What is expected: Working from the listing below, set down every line exactly.

Data section:
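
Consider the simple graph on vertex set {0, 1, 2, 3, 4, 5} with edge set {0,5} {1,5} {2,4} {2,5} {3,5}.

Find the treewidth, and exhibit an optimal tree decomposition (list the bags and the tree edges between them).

Treewidth 1.
One optimal decomposition is:
Bags: B1 = {2, 5}  B2 = {3, 5}  B3 = {2, 4}  B4 = {1, 5}  B5 = {0, 5}
Tree: B1–B2, B1–B3, B2–B4, B1–B5

Each bag holds 2 vertices, so the decomposition has width 1, which upper-bounds the treewidth. Since G has at least one edge (e.g. 2–5), it is not an edgeless graph, so tw(G) ≥ 1. Combining the bounds, tw(G) = 1.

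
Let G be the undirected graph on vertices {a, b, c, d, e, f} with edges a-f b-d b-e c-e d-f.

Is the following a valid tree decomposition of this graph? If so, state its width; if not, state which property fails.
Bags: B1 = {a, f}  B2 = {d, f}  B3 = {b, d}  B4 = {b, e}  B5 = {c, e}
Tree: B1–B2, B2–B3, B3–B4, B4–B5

Every vertex of G appears in some bag (union = {a, b, c, d, e, f}); every edge is covered by a bag; and for each vertex v the set of bags containing v is connected in the bag tree. The decomposition is therefore valid. The largest bag has 2 vertices, so the width is 1.

Yes; width 1.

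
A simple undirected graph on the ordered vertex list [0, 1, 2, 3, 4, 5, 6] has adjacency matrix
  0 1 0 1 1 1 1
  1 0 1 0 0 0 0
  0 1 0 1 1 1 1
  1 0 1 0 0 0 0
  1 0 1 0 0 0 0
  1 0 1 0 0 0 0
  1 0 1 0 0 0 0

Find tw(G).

A width-2 tree decomposition is:
Bags: B1 = {0, 2, 4}  B2 = {0, 2, 5}  B3 = {0, 2, 6}  B4 = {0, 1, 2}  B5 = {0, 2, 3}
Tree: B1–B2, B2–B3, B3–B4, B4–B5
The largest bag has 3 vertices, giving width 2; this decomposition certifies tw(G) ≤ 2. Since 0–4–2–5–0 is a cycle in G, G is not acyclic. Forests are exactly the graphs of treewidth ≤ 1, so tw(G) ≥ 2. Combining the bounds, tw(G) = 2.

2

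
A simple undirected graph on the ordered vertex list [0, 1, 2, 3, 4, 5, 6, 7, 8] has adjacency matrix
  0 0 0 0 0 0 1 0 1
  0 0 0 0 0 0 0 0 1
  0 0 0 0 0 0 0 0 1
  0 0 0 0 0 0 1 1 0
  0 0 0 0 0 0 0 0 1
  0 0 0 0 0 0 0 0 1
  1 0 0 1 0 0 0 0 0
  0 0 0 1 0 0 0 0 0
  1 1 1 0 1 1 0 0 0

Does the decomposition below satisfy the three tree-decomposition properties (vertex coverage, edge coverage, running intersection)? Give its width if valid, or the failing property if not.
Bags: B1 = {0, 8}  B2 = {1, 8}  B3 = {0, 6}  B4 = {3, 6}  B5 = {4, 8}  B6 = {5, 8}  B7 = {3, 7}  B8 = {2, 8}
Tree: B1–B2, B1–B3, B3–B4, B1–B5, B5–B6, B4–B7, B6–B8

Yes; width 1.

Every vertex of G appears in some bag (union = {0, 1, 2, 3, 4, 5, 6, 7, 8}); every edge is covered by a bag; and for each vertex v the set of bags containing v is connected in the bag tree. The decomposition is therefore valid. The largest bag has 2 vertices, so the width is 1.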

Output for this exercise:
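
Consider the simple graph on vertex set {0, 1, 2, 3, 4, 5} with edge set {0,5} {1,5} {2,4} {2,5} {3,5}.

Find the treewidth, and exhibit an optimal tree decomposition (list the bags and the tree edges between them).

Treewidth 1.
One optimal decomposition is:
Bags: B1 = {2, 5}  B2 = {3, 5}  B3 = {2, 4}  B4 = {1, 5}  B5 = {0, 5}
Tree: B1–B2, B1–B3, B2–B4, B1–B5

Each bag holds 2 vertices, so the decomposition has width 1, which upper-bounds the treewidth. Since G has at least one edge (e.g. 2–5), it is not an edgeless graph, so tw(G) ≥ 1. Combining the bounds, tw(G) = 1.

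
Let G be the undirected graph on vertices {a, b, c, d, e, f} with edges a-f b-d b-e c-e d-f.

Is the following a valid tree decomposition of this graph? If so, state its width; if not, state which property fails.
Bags: B1 = {a, f}  B2 = {d, f}  B3 = {b, d}  B4 = {b, e}  B5 = {c, e}
Tree: B1–B2, B2–B3, B3–B4, B4–B5

Every vertex of G appears in some bag (union = {a, b, c, d, e, f}); every edge is covered by a bag; and for each vertex v the set of bags containing v is connected in the bag tree. The decomposition is therefore valid. The largest bag has 2 vertices, so the width is 1.

Yes; width 1.

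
A simple undirected graph on the ordered vertex list [0, 1, 2, 3, 4, 5, 6] has adjacency matrix
  0 1 0 1 1 1 1
  1 0 1 0 0 0 0
  0 1 0 1 1 1 1
  1 0 1 0 0 0 0
  1 0 1 0 0 0 0
  1 0 1 0 0 0 0
  1 0 1 0 0 0 0

Find tw(G).

A width-2 tree decomposition is:
Bags: B1 = {0, 2, 4}  B2 = {0, 2, 5}  B3 = {0, 2, 6}  B4 = {0, 1, 2}  B5 = {0, 2, 3}
Tree: B1–B2, B2–B3, B3–B4, B4–B5
The largest bag has 3 vertices, giving width 2; this decomposition certifies tw(G) ≤ 2. Since 0–4–2–5–0 is a cycle in G, G is not acyclic. Forests are exactly the graphs of treewidth ≤ 1, so tw(G) ≥ 2. Combining the bounds, tw(G) = 2.

2

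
A simple undirected graph on the ordered vertex list [0, 1, 2, 3, 4, 5, 6, 7, 8] has adjacency matrix
  0 0 0 0 0 0 1 0 1
  0 0 0 0 0 0 0 0 1
  0 0 0 0 0 0 0 0 1
  0 0 0 0 0 0 1 1 0
  0 0 0 0 0 0 0 0 1
  0 0 0 0 0 0 0 0 1
  1 0 0 1 0 0 0 0 0
  0 0 0 1 0 0 0 0 0
  1 1 1 0 1 1 0 0 0

Does the decomposition below satisfy the three tree-decomposition properties (vertex coverage, edge coverage, running intersection)? Give its width if valid, or the failing property if not.
Bags: B1 = {0, 8}  B2 = {1, 8}  B3 = {0, 6}  B4 = {3, 6}  B5 = {4, 8}  B6 = {5, 8}  B7 = {3, 7}  B8 = {2, 8}
Tree: B1–B2, B1–B3, B3–B4, B1–B5, B5–B6, B4–B7, B6–B8

Yes; width 1.

Every vertex of G appears in some bag (union = {0, 1, 2, 3, 4, 5, 6, 7, 8}); every edge is covered by a bag; and for each vertex v the set of bags containing v is connected in the bag tree. The decomposition is therefore valid. The largest bag has 2 vertices, so the width is 1.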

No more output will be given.